Work task
Please keep to the lines below from the one with "T$. What is" through the one with "Answer: -2347871833232708849/133455205992 ≈", and restate them word for word, ends included.

Dataset entries:
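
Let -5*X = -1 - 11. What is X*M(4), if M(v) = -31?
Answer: -372/5 ≈ -74.400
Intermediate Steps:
X = 12/5 (X = -(-1 - 11)/5 = -⅕*(-12) = 12/5 ≈ 2.4000)
X*M(4) = (12/5)*(-31) = -372/5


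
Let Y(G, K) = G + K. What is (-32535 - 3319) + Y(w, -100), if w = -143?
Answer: -36097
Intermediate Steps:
(-32535 - 3319) + Y(w, -100) = (-32535 - 3319) + (-143 - 100) = -35854 - 243 = -36097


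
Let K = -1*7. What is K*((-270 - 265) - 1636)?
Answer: 15197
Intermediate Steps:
K = -7
K*((-270 - 265) - 1636) = -7*((-270 - 265) - 1636) = -7*(-535 - 1636) = -7*(-2171) = 15197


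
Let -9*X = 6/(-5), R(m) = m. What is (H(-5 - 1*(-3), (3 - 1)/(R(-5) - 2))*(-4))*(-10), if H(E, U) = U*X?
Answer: -32/21 ≈ -1.5238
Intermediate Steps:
X = 2/15 (X = -2/(3*(-5)) = -2*(-1)/(3*5) = -⅑*(-6/5) = 2/15 ≈ 0.13333)
H(E, U) = 2*U/15 (H(E, U) = U*(2/15) = 2*U/15)
(H(-5 - 1*(-3), (3 - 1)/(R(-5) - 2))*(-4))*(-10) = ((2*((3 - 1)/(-5 - 2))/15)*(-4))*(-10) = ((2*(2/(-7))/15)*(-4))*(-10) = ((2*(2*(-⅐))/15)*(-4))*(-10) = (((2/15)*(-2/7))*(-4))*(-10) = -4/105*(-4)*(-10) = (16/105)*(-10) = -32/21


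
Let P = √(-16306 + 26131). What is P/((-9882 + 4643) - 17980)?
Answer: -5*√393/23219 ≈ -0.0042690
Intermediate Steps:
P = 5*√393 (P = √9825 = 5*√393 ≈ 99.121)
P/((-9882 + 4643) - 17980) = (5*√393)/((-9882 + 4643) - 17980) = (5*√393)/(-5239 - 17980) = (5*√393)/(-23219) = (5*√393)*(-1/23219) = -5*√393/23219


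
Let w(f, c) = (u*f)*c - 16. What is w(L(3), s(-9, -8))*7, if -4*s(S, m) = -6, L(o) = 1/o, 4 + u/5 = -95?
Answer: -3689/2 ≈ -1844.5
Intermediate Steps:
u = -495 (u = -20 + 5*(-95) = -20 - 475 = -495)
s(S, m) = 3/2 (s(S, m) = -1/4*(-6) = 3/2)
w(f, c) = -16 - 495*c*f (w(f, c) = (-495*f)*c - 16 = -495*c*f - 16 = -16 - 495*c*f)
w(L(3), s(-9, -8))*7 = (-16 - 495*3/2/3)*7 = (-16 - 495*3/2*1/3)*7 = (-16 - 495/2)*7 = -527/2*7 = -3689/2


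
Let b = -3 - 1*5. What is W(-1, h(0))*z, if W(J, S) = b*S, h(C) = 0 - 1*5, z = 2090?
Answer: 83600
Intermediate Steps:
b = -8 (b = -3 - 5 = -8)
h(C) = -5 (h(C) = 0 - 5 = -5)
W(J, S) = -8*S
W(-1, h(0))*z = -8*(-5)*2090 = 40*2090 = 83600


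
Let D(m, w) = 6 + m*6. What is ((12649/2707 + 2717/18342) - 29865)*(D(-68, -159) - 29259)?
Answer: 14658579553792571/16550598 ≈ 8.8568e+8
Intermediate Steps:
D(m, w) = 6 + 6*m
((12649/2707 + 2717/18342) - 29865)*(D(-68, -159) - 29259) = ((12649/2707 + 2717/18342) - 29865)*((6 + 6*(-68)) - 29259) = ((12649*(1/2707) + 2717*(1/18342)) - 29865)*((6 - 408) - 29259) = ((12649/2707 + 2717/18342) - 29865)*(-402 - 29259) = (239362877/49651794 - 29865)*(-29661) = -1482611464933/49651794*(-29661) = 14658579553792571/16550598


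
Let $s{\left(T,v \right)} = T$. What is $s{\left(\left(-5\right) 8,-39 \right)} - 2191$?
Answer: $-2231$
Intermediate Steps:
$s{\left(\left(-5\right) 8,-39 \right)} - 2191 = \left(-5\right) 8 - 2191 = -40 - 2191 = -2231$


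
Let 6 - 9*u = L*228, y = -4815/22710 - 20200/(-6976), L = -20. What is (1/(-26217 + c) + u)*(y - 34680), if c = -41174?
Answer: -2347871833232708849/133455205992 ≈ -1.7593e+7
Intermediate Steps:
y = 1771469/660104 (y = -4815*1/22710 - 20200*(-1/6976) = -321/1514 + 2525/872 = 1771469/660104 ≈ 2.6836)
u = 1522/3 (u = 2/3 - (-20)*228/9 = 2/3 - 1/9*(-4560) = 2/3 + 1520/3 = 1522/3 ≈ 507.33)
(1/(-26217 + c) + u)*(y - 34680) = (1/(-26217 - 41174) + 1522/3)*(1771469/660104 - 34680) = (1/(-67391) + 1522/3)*(-22890635251/660104) = (-1/67391 + 1522/3)*(-22890635251/660104) = (102569099/202173)*(-22890635251/660104) = -2347871833232708849/133455205992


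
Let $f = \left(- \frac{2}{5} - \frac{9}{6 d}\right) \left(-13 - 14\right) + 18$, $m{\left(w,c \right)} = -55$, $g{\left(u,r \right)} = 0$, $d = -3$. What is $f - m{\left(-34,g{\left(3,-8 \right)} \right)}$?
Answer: $\frac{703}{10} \approx 70.3$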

Answer to this problem
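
Let $s{\left(T,v \right)} = T$. What is $s{\left(\left(-5\right) 8,-39 \right)} - 2191$?
Answer: $-2231$
Intermediate Steps:
$s{\left(\left(-5\right) 8,-39 \right)} - 2191 = \left(-5\right) 8 - 2191 = -40 - 2191 = -2231$


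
Let 6 - 9*u = L*228, y = -4815/22710 - 20200/(-6976), L = -20. What is (1/(-26217 + c) + u)*(y - 34680), if c = -41174?
Answer: -2347871833232708849/133455205992 ≈ -1.7593e+7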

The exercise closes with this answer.